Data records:
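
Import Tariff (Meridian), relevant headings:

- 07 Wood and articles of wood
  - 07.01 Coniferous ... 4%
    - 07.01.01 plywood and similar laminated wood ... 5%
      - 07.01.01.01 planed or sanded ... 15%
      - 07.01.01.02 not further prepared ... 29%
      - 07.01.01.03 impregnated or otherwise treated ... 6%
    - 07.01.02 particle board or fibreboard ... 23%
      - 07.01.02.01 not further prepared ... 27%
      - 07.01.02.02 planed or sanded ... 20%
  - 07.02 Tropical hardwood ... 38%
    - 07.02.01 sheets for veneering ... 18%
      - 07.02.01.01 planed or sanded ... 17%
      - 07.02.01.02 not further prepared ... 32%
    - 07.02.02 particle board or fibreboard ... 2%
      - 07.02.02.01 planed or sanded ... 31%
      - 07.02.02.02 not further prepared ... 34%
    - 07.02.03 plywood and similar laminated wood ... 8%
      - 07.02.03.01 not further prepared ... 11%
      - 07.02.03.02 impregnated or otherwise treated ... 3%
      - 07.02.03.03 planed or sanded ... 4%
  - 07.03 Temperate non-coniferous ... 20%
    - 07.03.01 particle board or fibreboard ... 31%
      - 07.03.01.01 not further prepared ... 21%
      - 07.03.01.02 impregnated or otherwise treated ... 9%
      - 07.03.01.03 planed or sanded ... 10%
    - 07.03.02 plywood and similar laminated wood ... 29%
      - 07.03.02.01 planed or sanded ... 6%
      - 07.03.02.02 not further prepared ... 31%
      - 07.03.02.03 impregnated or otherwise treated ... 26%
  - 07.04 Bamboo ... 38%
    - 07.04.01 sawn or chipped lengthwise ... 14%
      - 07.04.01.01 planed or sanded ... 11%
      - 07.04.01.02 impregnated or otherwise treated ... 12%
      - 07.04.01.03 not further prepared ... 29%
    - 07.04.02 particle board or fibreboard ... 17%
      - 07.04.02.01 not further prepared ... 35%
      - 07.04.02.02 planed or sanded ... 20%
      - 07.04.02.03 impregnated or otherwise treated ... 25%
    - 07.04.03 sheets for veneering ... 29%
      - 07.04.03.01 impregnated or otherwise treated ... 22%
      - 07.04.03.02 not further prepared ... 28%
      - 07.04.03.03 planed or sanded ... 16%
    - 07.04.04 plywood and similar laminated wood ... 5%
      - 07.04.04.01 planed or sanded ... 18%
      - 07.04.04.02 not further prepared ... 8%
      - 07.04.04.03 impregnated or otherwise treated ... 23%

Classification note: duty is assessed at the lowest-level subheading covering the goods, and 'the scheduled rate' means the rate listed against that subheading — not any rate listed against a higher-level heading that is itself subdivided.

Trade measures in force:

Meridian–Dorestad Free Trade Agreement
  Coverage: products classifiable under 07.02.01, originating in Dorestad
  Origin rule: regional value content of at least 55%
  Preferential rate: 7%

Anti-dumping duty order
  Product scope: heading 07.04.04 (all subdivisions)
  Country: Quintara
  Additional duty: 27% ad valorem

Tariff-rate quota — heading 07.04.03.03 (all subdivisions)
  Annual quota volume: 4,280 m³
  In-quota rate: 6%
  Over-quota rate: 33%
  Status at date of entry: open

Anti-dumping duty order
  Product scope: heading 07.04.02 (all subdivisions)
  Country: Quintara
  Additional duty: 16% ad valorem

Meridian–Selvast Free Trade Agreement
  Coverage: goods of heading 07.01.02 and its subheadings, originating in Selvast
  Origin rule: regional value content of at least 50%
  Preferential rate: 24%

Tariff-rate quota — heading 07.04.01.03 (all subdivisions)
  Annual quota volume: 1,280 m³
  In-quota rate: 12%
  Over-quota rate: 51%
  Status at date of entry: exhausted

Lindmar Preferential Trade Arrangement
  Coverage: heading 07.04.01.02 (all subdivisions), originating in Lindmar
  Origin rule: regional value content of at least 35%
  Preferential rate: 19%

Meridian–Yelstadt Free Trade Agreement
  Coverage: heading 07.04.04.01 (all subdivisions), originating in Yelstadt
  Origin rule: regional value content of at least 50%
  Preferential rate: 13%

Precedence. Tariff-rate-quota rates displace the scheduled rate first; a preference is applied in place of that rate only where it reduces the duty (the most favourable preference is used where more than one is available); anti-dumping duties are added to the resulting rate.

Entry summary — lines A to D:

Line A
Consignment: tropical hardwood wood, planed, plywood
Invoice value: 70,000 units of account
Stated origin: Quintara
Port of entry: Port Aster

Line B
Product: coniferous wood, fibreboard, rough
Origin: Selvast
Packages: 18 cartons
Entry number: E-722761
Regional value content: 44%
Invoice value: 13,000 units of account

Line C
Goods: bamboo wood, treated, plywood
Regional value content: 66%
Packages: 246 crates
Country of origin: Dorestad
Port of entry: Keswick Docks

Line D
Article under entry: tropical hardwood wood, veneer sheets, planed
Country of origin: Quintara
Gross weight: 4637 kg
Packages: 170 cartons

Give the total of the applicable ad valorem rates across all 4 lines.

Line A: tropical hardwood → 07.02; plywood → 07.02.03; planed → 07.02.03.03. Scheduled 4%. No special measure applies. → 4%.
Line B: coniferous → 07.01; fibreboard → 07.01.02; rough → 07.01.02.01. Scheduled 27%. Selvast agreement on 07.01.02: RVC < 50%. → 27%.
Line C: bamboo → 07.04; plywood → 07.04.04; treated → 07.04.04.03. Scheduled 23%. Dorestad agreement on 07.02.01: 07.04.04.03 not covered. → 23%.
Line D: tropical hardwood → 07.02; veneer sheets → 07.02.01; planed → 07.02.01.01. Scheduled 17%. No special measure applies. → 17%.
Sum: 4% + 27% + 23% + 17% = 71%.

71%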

* * *

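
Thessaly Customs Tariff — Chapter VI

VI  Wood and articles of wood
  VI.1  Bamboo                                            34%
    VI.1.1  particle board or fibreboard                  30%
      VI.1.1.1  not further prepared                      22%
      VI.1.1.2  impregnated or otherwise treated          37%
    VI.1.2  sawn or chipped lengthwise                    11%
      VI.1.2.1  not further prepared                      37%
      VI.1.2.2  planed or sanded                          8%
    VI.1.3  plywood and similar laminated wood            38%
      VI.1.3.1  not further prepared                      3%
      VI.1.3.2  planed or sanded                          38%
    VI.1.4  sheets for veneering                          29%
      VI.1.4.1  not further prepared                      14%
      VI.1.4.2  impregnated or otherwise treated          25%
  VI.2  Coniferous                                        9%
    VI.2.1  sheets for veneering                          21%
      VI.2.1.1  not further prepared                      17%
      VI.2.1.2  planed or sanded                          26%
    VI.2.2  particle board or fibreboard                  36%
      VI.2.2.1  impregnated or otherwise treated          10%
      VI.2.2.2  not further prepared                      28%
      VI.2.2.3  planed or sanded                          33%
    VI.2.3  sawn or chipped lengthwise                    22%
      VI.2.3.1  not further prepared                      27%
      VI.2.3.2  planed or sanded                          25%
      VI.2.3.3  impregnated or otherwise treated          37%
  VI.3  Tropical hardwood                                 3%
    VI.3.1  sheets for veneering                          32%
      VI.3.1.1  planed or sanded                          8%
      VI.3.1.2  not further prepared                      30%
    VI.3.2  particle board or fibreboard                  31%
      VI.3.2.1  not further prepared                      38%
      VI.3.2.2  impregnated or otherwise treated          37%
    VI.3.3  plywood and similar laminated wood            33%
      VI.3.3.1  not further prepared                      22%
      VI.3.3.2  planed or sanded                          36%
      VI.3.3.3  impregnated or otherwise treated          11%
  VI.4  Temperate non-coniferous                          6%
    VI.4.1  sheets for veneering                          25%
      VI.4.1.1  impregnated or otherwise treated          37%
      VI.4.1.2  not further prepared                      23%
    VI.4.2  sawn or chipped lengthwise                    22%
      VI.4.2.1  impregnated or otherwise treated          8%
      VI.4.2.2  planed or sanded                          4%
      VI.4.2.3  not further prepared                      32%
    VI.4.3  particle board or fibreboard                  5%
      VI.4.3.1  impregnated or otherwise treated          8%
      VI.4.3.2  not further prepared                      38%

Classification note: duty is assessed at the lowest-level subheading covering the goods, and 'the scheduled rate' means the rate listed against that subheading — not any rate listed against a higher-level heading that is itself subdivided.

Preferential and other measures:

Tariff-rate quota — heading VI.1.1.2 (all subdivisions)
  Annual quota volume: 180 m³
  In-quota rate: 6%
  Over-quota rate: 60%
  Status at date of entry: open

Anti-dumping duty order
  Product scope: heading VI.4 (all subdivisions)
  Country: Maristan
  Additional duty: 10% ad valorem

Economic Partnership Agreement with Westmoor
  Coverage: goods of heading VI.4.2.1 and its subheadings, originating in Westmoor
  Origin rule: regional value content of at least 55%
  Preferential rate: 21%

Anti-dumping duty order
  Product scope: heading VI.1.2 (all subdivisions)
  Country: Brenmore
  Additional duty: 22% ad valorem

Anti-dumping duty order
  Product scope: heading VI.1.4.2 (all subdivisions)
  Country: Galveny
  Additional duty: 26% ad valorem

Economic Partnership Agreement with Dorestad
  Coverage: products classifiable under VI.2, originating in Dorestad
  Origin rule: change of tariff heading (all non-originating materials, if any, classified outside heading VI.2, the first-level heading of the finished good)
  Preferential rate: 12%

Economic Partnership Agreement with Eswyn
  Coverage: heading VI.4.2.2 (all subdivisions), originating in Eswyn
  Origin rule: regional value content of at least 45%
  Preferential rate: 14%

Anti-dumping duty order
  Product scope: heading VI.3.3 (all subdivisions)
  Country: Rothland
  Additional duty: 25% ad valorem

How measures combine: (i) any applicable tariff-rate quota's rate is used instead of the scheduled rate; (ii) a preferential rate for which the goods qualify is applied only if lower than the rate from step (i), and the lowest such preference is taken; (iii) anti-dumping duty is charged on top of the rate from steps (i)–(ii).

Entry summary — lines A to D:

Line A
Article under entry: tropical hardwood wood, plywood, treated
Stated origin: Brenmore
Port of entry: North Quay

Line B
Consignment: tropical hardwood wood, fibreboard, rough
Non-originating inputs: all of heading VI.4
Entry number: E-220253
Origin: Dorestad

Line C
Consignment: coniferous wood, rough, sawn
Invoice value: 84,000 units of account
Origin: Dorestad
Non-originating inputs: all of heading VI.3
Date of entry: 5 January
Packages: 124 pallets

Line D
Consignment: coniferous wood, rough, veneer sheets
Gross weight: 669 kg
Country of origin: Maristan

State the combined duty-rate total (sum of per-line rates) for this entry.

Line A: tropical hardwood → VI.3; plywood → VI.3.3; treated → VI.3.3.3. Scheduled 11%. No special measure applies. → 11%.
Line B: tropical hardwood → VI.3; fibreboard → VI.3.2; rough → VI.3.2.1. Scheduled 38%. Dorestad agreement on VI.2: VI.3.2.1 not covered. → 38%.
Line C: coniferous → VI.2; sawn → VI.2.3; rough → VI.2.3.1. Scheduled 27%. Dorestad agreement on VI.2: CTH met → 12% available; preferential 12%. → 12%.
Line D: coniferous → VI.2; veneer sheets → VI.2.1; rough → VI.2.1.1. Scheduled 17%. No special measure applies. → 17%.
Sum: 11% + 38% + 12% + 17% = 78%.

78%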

* * *

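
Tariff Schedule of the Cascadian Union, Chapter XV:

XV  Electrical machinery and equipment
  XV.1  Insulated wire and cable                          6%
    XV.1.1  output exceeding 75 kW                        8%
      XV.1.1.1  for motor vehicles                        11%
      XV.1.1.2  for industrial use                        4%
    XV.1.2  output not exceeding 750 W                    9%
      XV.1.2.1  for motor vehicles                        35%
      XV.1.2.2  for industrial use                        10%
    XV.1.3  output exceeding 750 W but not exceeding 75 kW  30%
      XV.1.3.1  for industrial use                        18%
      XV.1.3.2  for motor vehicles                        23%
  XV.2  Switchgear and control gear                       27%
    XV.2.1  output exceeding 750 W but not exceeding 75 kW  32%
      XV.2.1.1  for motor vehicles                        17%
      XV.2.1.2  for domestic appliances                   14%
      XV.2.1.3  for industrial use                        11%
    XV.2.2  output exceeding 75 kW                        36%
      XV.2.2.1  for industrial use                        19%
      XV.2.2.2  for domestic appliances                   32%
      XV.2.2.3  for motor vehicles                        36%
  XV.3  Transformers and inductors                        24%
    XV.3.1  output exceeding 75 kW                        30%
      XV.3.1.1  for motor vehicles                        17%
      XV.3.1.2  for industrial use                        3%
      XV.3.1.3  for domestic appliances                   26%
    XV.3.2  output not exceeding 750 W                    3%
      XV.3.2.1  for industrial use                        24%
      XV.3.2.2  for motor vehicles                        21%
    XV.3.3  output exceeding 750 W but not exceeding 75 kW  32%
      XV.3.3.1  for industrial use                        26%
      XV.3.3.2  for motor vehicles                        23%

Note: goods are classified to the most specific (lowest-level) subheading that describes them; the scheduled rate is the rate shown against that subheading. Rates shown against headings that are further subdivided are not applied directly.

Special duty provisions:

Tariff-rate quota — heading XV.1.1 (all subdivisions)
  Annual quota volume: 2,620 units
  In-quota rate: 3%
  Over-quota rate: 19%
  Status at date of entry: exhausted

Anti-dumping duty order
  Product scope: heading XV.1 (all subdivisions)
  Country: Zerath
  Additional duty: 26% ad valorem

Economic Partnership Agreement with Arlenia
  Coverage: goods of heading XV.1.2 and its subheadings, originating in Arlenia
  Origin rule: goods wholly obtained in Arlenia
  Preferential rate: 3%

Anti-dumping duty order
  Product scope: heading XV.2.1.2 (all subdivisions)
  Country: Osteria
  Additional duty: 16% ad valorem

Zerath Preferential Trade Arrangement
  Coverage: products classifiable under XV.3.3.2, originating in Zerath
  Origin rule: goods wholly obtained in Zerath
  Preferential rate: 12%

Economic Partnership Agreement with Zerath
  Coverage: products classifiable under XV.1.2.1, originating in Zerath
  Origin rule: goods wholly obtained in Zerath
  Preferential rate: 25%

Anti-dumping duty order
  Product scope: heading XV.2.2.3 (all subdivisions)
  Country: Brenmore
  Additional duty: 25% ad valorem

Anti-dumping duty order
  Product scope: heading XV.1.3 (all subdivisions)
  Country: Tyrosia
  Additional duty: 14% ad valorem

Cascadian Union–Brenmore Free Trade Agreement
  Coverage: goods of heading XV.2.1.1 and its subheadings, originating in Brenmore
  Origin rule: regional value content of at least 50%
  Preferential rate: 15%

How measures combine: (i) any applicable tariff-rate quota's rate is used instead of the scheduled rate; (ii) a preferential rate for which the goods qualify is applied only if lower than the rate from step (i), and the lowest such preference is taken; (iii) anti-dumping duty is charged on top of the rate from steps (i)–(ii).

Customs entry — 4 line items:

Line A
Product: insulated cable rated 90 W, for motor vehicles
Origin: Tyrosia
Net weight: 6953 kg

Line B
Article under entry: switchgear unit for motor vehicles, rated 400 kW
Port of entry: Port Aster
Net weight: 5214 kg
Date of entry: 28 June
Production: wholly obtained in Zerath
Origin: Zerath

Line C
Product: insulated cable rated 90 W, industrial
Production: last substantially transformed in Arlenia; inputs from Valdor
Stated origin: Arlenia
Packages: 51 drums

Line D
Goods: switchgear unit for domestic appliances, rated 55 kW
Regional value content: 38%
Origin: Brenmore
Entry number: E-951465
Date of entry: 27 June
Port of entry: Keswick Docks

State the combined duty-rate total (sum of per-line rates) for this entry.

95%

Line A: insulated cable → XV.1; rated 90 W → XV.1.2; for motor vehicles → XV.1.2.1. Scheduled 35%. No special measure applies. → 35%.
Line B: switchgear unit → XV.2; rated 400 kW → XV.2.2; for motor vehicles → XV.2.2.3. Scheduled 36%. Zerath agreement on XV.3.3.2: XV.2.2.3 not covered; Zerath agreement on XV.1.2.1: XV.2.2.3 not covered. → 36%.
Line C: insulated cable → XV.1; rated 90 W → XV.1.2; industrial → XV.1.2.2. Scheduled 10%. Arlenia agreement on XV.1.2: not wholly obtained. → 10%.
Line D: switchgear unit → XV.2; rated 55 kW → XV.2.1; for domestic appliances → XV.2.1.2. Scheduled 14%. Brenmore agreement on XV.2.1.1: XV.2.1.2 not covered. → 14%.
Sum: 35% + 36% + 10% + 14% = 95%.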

= Your goal =
Using the records above, copy word for word the line with "Import Tariff (Meridian), relevant", the line with "- 07.02 Tropical hardwood ... 38%", and every line between them.

= Exercise output =
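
Import Tariff (Meridian), relevant headings:

- 07 Wood and articles of wood
  - 07.01 Coniferous ... 4%
    - 07.01.01 plywood and similar laminated wood ... 5%
      - 07.01.01.01 planed or sanded ... 15%
      - 07.01.01.02 not further prepared ... 29%
      - 07.01.01.03 impregnated or otherwise treated ... 6%
    - 07.01.02 particle board or fibreboard ... 23%
      - 07.01.02.01 not further prepared ... 27%
      - 07.01.02.02 planed or sanded ... 20%
  - 07.02 Tropical hardwood ... 38%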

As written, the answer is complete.